Exercise instructions: Restate all of the entries verbatim.

(Dataset records)

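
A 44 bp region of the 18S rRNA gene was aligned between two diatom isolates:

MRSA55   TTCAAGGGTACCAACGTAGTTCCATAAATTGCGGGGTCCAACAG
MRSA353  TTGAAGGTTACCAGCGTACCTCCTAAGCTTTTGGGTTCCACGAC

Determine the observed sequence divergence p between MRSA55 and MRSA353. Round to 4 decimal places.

Differing sites — 3:C/G; 8:G/T; 14:A/G; 19:G/C; 20:T/C; 24:A/T; 25:T/A; 27:A/G; 28:A/C; 31:G/T; 32:C/T; 36:G/T; 41:A/C; 42:C/G; 44:G/C.
There are 15 differences over 44 sites, so p = 15/44 = 0.3409.

0.3409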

(End Dataset records)

Solution to the problem:
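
A 44 bp region of the 18S rRNA gene was aligned between two diatom isolates:

MRSA55   TTCAAGGGTACCAACGTAGTTCCATAAATTGCGGGGTCCAACAG
MRSA353  TTGAAGGTTACCAGCGTACCTCCTAAGCTTTTGGGTTCCACGAC

Determine the observed sequence divergence p between MRSA55 and MRSA353. Round to 4 decimal places.

Differing sites — 3:C/G; 8:G/T; 14:A/G; 19:G/C; 20:T/C; 24:A/T; 25:T/A; 27:A/G; 28:A/C; 31:G/T; 32:C/T; 36:G/T; 41:A/C; 42:C/G; 44:G/C.
There are 15 differences over 44 sites, so p = 15/44 = 0.3409.

0.3409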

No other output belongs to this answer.